- _About this exercise_
What is needed here is a word-for-word copy of all the entries below.

Stored items:
==*==

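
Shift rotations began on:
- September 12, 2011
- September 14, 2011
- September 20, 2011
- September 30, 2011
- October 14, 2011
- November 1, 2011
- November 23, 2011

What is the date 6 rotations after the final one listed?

Gaps: 2, 6, 10, 14, 18, 22 days — each gap is 4 larger than the previous one.
Next gap: 26 days. November 23, 2011 + 26 days = December 19, 2011.
Next gap: 30 days. December 19, 2011 + 30 days = January 18, 2012.
Next gap: 34 days. January 18, 2012 + 34 days = February 21, 2012.
Next gap: 38 days. February 21, 2012 + 38 days = March 30, 2012.
Next gap: 42 days. March 30, 2012 + 42 days = May 11, 2012.
Next gap: 46 days. May 11, 2012 + 46 days = June 26, 2012.

June 26, 2012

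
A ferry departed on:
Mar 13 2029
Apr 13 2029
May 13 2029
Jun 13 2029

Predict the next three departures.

Jul 13 2029, Aug 13 2029, Sep 13 2029

The day-of-month is always 13 (31, 30, 31 days between events).
So this recurs on the 13th of each month.
Next: July 2029 → Jul 13 2029.
Next: August 2029 → Aug 13 2029.
Next: September 2029 → Sep 13 2029.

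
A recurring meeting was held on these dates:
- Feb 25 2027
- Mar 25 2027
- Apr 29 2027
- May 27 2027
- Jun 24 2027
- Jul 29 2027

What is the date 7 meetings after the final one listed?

Every date is a Thursday; gaps 28, 35, 28, 28, 35 days.
Each is the last Thursday of its month (at least one falls on the 29th or later, ruling out '4th Thursday').
Last Thursday of August 2027: Aug 26 2027.
Last Thursday of September 2027: Sep 30 2027.
October 2027 ends with Thursday Oct 28 2027.
November 2027 ends with Thursday Nov 25 2027.
December 2027 ends with Thursday Dec 30 2027.
Last Thursday of January 2028: Jan 27 2028.
Last Thursday of February 2028: Feb 24 2028.

Feb 24 2028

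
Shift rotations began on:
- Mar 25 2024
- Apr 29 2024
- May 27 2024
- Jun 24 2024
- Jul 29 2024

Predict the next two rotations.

Every date is a Monday; gaps 35, 28, 28, 35 days.
Each is the last Monday of its month (at least one falls on the 29th or later, ruling out '4th Monday').
August 2024 ends with Monday Aug 26 2024.
September 2024 ends with Monday Sep 30 2024.

Aug 26 2024, Sep 30 2024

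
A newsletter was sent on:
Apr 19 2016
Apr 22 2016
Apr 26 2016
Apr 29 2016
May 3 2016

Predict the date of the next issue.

May 6 2016

Gaps: 3, 4, 3, 4 days — not constant, but cyclic with period 2.
The events fall on every Tuesday and Friday.
The following Friday is May 6 2016.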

==*==

- _Result_
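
Shift rotations began on:
- September 12, 2011
- September 14, 2011
- September 20, 2011
- September 30, 2011
- October 14, 2011
- November 1, 2011
- November 23, 2011

What is the date 6 rotations after the final one listed?

Gaps: 2, 6, 10, 14, 18, 22 days — each gap is 4 larger than the previous one.
Next gap: 26 days. November 23, 2011 + 26 days = December 19, 2011.
Next gap: 30 days. December 19, 2011 + 30 days = January 18, 2012.
Next gap: 34 days. January 18, 2012 + 34 days = February 21, 2012.
Next gap: 38 days. February 21, 2012 + 38 days = March 30, 2012.
Next gap: 42 days. March 30, 2012 + 42 days = May 11, 2012.
Next gap: 46 days. May 11, 2012 + 46 days = June 26, 2012.

June 26, 2012

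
A ferry departed on:
Mar 13 2029
Apr 13 2029
May 13 2029
Jun 13 2029

Predict the next three departures.

Jul 13 2029, Aug 13 2029, Sep 13 2029

The day-of-month is always 13 (31, 30, 31 days between events).
So this recurs on the 13th of each month.
Next: July 2029 → Jul 13 2029.
Next: August 2029 → Aug 13 2029.
Next: September 2029 → Sep 13 2029.

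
A recurring meeting was held on these dates:
- Feb 25 2027
- Mar 25 2027
- Apr 29 2027
- May 27 2027
- Jun 24 2027
- Jul 29 2027

What is the date 7 meetings after the final one listed?

Every date is a Thursday; gaps 28, 35, 28, 28, 35 days.
Each is the last Thursday of its month (at least one falls on the 29th or later, ruling out '4th Thursday').
Last Thursday of August 2027: Aug 26 2027.
Last Thursday of September 2027: Sep 30 2027.
October 2027 ends with Thursday Oct 28 2027.
November 2027 ends with Thursday Nov 25 2027.
December 2027 ends with Thursday Dec 30 2027.
Last Thursday of January 2028: Jan 27 2028.
Last Thursday of February 2028: Feb 24 2028.

Feb 24 2028

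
Shift rotations began on:
- Mar 25 2024
- Apr 29 2024
- May 27 2024
- Jun 24 2024
- Jul 29 2024

Predict the next two rotations.

Every date is a Monday; gaps 35, 28, 28, 35 days.
Each is the last Monday of its month (at least one falls on the 29th or later, ruling out '4th Monday').
August 2024 ends with Monday Aug 26 2024.
September 2024 ends with Monday Sep 30 2024.

Aug 26 2024, Sep 30 2024

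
A newsletter was sent on:
Apr 19 2016
Apr 22 2016
Apr 26 2016
Apr 29 2016
May 3 2016

Predict the date of the next issue.

May 6 2016

Gaps: 3, 4, 3, 4 days — not constant, but cyclic with period 2.
The events fall on every Tuesday and Friday.
The following Friday is May 6 2016.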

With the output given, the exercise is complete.